Start of INFORMATION GIVEN

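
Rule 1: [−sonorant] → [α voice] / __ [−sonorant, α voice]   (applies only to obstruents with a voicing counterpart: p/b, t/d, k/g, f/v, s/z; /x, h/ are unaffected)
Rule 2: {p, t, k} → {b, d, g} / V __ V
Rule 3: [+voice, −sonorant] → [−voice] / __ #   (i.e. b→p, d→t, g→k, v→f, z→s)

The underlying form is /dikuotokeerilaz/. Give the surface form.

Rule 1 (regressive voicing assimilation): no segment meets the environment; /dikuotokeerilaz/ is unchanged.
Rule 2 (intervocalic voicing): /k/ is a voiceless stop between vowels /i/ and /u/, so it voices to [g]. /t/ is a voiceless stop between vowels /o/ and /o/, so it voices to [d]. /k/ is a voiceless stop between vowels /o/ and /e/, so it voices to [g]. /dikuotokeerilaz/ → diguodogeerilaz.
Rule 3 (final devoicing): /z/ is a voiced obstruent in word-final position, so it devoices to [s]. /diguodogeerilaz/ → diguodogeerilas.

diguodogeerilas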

End of INFORMATION GIVEN

_WHAT YOU SHOULD DO_
Return the material above unaltered. Include every line.

_OUTPUT OF THE TASK_
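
Rule 1: [−sonorant] → [α voice] / __ [−sonorant, α voice]   (applies only to obstruents with a voicing counterpart: p/b, t/d, k/g, f/v, s/z; /x, h/ are unaffected)
Rule 2: {p, t, k} → {b, d, g} / V __ V
Rule 3: [+voice, −sonorant] → [−voice] / __ #   (i.e. b→p, d→t, g→k, v→f, z→s)

The underlying form is /dikuotokeerilaz/. Give the surface form.

Rule 1 (regressive voicing assimilation): no segment meets the environment; /dikuotokeerilaz/ is unchanged.
Rule 2 (intervocalic voicing): /k/ is a voiceless stop between vowels /i/ and /u/, so it voices to [g]. /t/ is a voiceless stop between vowels /o/ and /o/, so it voices to [d]. /k/ is a voiceless stop between vowels /o/ and /e/, so it voices to [g]. /dikuotokeerilaz/ → diguodogeerilaz.
Rule 3 (final devoicing): /z/ is a voiced obstruent in word-final position, so it devoices to [s]. /diguodogeerilaz/ → diguodogeerilas.

diguodogeerilas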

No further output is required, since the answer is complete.